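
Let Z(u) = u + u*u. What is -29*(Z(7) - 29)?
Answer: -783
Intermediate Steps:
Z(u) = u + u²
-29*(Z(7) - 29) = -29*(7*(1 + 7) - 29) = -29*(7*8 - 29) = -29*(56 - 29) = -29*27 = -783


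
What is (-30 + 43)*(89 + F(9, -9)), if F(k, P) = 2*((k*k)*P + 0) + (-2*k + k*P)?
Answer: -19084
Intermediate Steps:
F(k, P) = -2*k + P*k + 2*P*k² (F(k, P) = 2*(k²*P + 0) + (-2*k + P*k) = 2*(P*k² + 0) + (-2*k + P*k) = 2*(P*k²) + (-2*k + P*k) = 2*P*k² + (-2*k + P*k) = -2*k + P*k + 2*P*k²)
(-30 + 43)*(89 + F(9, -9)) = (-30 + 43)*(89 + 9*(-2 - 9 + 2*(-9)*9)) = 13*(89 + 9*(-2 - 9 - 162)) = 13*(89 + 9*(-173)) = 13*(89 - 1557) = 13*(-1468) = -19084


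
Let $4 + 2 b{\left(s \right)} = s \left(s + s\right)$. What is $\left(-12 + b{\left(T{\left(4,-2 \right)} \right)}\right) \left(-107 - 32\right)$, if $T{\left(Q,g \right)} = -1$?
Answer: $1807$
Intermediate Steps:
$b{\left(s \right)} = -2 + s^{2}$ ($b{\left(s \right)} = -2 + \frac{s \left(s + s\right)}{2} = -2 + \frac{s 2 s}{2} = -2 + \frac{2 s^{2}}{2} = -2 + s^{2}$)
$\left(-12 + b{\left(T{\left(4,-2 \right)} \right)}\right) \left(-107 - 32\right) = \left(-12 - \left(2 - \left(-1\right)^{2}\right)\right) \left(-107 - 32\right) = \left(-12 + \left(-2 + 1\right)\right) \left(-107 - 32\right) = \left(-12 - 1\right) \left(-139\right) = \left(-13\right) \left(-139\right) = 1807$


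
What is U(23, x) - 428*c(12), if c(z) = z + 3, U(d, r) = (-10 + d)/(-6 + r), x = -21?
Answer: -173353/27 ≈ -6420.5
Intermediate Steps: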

- EXERCISE INSTRUCTIONS
Read through the entries above, and wherever a line holds the string "What", copy it.

- OUTPUT FOR THIS EXERCISE
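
Let Z(u) = u + u*u. What is -29*(Z(7) - 29)?
What is (-30 + 43)*(89 + F(9, -9)), if F(k, P) = 2*((k*k)*P + 0) + (-2*k + k*P)?
Let $4 + 2 b{\left(s \right)} = s \left(s + s\right)$. What is $\left(-12 + b{\left(T{\left(4,-2 \right)} \right)}\right) \left(-107 - 32\right)$, if $T{\left(Q,g \right)} = -1$?
What is U(23, x) - 428*c(12), if c(z) = z + 3, U(d, r) = (-10 + d)/(-6 + r), x = -21?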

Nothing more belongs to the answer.